[Stored data entries]
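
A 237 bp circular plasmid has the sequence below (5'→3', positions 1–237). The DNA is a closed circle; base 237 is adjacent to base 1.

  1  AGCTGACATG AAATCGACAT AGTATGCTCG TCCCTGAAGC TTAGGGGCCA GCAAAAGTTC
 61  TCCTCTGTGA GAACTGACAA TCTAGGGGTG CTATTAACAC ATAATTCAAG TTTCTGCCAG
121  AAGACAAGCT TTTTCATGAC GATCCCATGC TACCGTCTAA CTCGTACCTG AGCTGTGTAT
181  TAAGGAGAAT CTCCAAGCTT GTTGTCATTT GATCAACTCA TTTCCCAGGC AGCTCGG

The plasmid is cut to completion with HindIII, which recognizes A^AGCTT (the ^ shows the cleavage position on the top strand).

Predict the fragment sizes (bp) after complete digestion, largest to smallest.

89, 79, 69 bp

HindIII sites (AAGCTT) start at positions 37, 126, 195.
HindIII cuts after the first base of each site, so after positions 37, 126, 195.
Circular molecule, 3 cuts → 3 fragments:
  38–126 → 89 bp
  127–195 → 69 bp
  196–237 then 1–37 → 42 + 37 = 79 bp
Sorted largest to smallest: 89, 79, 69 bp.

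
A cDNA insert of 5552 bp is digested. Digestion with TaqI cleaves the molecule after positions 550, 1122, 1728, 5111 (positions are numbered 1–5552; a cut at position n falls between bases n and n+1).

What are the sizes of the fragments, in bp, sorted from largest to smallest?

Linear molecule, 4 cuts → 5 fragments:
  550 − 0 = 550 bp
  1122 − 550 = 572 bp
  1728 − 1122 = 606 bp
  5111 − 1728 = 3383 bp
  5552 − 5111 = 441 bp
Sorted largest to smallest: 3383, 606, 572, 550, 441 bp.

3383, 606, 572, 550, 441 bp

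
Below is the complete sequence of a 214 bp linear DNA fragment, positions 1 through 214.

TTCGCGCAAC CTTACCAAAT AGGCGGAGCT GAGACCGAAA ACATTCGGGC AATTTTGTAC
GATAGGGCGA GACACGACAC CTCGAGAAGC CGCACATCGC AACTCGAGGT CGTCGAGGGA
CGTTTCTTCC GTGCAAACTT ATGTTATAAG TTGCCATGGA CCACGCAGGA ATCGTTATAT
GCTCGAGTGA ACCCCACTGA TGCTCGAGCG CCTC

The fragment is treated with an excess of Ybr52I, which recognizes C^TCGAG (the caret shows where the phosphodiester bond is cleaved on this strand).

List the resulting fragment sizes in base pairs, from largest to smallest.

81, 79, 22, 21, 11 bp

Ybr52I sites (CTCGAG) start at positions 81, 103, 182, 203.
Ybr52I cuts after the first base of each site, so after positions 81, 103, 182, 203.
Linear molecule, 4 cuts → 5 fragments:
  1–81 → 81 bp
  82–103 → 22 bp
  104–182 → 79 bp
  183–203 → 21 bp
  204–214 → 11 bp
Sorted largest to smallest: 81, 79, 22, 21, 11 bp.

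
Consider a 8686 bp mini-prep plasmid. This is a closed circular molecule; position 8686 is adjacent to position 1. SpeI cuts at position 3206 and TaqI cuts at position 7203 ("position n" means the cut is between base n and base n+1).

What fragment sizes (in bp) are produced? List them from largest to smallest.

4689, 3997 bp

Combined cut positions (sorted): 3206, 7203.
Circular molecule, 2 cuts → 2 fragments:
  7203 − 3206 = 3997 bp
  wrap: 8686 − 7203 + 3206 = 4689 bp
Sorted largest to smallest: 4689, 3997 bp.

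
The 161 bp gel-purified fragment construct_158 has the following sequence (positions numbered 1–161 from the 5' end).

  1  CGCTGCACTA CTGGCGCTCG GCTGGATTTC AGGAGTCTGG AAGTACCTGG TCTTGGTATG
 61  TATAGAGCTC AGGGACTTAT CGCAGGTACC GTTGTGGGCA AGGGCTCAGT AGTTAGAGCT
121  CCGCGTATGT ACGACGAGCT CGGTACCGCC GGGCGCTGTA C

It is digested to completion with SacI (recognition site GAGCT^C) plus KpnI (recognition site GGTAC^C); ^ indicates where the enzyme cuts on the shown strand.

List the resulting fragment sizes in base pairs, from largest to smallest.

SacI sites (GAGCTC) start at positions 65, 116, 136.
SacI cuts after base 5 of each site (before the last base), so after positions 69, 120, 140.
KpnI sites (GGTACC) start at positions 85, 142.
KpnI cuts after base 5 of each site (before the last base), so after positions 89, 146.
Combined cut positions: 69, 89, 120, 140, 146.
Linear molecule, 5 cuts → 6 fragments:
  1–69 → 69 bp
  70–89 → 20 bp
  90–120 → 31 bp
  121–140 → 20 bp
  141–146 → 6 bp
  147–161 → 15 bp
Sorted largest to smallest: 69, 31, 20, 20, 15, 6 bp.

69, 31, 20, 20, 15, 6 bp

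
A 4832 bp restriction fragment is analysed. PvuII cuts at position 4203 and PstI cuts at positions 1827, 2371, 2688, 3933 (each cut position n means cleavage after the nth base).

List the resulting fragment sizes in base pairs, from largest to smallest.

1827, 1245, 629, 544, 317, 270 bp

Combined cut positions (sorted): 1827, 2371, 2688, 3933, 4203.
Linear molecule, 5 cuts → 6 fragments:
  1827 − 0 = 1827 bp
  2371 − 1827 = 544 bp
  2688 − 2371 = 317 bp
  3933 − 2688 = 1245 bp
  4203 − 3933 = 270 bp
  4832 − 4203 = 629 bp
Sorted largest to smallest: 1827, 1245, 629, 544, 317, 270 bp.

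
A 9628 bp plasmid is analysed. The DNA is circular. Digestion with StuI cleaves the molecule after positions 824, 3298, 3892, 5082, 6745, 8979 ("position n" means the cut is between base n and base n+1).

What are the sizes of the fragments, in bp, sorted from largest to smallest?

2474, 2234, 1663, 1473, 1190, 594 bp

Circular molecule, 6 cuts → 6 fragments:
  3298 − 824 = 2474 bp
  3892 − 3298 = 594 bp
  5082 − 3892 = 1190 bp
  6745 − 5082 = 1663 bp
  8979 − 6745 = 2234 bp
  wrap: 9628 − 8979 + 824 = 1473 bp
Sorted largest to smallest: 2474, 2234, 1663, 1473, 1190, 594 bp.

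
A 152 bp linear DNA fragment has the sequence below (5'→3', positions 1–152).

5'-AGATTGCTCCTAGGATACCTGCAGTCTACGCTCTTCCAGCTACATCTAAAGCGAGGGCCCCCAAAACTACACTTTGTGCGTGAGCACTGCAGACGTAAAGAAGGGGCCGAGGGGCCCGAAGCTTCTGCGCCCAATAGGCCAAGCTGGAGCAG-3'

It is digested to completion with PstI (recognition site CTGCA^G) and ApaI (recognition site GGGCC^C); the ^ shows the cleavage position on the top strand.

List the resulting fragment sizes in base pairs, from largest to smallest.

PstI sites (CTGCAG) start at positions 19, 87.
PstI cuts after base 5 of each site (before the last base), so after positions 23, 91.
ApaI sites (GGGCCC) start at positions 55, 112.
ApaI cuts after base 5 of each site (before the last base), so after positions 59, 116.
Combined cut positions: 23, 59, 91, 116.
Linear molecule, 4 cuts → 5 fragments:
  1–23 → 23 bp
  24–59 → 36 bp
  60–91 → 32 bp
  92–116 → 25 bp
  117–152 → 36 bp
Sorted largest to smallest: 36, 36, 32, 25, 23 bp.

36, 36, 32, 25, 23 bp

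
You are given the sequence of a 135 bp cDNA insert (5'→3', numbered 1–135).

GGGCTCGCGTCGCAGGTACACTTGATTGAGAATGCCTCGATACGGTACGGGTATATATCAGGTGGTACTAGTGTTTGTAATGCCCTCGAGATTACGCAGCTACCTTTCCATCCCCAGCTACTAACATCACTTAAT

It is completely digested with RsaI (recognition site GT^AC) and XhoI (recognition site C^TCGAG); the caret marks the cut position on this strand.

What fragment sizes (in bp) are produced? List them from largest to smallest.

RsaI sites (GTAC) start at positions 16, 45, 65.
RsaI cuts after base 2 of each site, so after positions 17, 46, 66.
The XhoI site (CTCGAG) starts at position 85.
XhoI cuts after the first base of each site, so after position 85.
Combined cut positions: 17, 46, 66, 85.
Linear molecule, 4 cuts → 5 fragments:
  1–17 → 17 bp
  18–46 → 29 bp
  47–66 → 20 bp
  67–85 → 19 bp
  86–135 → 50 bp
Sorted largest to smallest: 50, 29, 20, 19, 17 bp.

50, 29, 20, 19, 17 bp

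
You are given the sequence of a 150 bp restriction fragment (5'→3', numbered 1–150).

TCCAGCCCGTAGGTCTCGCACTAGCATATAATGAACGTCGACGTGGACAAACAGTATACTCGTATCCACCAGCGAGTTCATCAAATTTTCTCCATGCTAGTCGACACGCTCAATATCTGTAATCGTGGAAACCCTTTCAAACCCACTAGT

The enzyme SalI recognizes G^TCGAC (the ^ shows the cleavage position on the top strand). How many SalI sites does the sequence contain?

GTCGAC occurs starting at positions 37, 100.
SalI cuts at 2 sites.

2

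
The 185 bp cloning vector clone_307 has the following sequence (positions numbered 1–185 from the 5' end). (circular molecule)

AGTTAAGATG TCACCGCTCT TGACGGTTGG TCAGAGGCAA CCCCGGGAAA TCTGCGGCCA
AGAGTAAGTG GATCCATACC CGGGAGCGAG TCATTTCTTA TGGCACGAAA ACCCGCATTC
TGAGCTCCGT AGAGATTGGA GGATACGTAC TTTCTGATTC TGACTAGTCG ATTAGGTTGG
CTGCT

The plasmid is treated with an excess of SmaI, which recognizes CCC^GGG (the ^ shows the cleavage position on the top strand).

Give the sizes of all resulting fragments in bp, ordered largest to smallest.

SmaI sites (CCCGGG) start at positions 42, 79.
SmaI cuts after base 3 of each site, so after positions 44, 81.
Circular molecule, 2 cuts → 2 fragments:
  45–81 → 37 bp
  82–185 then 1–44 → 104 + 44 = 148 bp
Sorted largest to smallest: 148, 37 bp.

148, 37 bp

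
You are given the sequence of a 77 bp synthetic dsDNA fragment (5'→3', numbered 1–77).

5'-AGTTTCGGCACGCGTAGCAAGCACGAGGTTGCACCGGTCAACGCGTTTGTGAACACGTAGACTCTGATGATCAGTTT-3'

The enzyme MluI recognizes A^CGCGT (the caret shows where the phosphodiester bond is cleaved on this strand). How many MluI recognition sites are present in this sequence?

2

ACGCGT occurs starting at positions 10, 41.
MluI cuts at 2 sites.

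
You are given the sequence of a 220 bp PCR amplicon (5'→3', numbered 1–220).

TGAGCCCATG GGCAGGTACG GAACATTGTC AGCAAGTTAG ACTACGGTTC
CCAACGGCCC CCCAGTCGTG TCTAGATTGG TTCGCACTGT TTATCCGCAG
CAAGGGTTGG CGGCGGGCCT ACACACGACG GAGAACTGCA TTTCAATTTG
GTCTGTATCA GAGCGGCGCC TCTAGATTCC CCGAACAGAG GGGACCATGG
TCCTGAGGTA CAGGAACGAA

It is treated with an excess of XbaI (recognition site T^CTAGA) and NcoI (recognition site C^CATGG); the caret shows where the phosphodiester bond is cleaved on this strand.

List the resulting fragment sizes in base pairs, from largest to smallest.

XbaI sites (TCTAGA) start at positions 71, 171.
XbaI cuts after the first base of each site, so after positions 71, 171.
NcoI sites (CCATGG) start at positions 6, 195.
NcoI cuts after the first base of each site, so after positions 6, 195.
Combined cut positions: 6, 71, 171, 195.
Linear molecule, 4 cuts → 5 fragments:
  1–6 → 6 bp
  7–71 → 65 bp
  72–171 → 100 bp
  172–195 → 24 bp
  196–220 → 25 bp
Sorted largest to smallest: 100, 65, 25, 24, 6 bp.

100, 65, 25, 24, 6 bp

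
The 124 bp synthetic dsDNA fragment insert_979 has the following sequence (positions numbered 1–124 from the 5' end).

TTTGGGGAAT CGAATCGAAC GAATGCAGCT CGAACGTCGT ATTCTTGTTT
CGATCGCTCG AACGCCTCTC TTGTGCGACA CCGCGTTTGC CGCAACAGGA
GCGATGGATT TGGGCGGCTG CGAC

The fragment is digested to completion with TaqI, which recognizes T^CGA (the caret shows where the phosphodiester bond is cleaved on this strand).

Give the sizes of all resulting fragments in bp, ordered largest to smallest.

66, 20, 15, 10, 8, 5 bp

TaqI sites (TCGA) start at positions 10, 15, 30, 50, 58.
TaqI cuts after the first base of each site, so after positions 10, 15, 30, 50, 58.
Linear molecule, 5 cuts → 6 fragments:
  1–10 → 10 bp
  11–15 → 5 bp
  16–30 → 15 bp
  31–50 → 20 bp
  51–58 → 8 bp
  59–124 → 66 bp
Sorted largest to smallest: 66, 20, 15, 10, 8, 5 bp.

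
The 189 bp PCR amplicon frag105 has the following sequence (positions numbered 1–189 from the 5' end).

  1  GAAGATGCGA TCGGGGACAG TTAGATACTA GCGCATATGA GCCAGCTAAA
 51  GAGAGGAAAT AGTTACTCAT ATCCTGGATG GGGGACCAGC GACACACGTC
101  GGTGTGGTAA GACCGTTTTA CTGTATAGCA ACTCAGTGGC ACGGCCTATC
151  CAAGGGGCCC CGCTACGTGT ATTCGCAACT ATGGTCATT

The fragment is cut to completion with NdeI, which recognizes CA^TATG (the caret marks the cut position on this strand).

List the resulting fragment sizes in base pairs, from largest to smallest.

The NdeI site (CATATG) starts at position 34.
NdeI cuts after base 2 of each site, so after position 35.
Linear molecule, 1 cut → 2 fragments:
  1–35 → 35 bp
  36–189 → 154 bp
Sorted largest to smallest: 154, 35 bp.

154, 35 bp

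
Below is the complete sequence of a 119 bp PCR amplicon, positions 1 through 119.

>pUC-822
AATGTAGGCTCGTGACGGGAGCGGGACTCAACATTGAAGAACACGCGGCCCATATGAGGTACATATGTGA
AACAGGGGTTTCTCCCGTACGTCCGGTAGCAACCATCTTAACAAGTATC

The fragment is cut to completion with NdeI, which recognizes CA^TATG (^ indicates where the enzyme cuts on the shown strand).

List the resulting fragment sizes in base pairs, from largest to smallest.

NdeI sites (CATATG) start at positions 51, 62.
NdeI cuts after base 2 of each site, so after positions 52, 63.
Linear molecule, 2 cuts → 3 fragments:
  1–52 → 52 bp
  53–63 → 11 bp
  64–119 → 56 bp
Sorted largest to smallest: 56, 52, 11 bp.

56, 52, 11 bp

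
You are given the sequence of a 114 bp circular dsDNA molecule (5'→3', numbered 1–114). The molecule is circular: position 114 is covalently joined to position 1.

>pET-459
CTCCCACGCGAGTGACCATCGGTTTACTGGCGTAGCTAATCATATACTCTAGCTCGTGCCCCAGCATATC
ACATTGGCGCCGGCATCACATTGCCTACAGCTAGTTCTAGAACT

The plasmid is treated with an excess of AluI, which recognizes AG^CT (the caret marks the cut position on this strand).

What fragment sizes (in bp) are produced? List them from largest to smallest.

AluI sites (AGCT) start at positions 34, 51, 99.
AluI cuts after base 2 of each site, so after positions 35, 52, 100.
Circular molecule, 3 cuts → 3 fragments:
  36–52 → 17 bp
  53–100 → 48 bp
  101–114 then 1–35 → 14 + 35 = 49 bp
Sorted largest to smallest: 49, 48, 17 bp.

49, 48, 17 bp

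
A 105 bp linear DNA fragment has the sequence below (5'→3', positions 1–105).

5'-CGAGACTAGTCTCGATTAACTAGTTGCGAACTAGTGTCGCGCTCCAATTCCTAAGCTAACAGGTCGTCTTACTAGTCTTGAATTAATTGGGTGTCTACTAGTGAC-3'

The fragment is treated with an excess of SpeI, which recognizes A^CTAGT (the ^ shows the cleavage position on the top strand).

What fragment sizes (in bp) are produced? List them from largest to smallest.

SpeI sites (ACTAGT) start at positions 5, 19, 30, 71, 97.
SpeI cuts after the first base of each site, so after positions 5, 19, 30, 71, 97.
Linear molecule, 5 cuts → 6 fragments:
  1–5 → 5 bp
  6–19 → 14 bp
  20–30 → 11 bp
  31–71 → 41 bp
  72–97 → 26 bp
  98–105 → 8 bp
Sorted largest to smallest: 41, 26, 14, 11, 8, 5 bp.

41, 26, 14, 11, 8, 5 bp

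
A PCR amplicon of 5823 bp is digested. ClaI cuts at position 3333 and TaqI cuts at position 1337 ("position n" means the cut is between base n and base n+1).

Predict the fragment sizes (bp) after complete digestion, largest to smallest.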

## Task brief
What lines in the data above contain the word "indicates"? Copy them all.

## Solution
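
It is digested to completion with SacI (recognition site GAGCT^C) plus KpnI (recognition site GGTAC^C); ^ indicates where the enzyme cuts on the shown strand.
The fragment is cut to completion with NdeI, which recognizes CA^TATG (^ indicates where the enzyme cuts on the shown strand).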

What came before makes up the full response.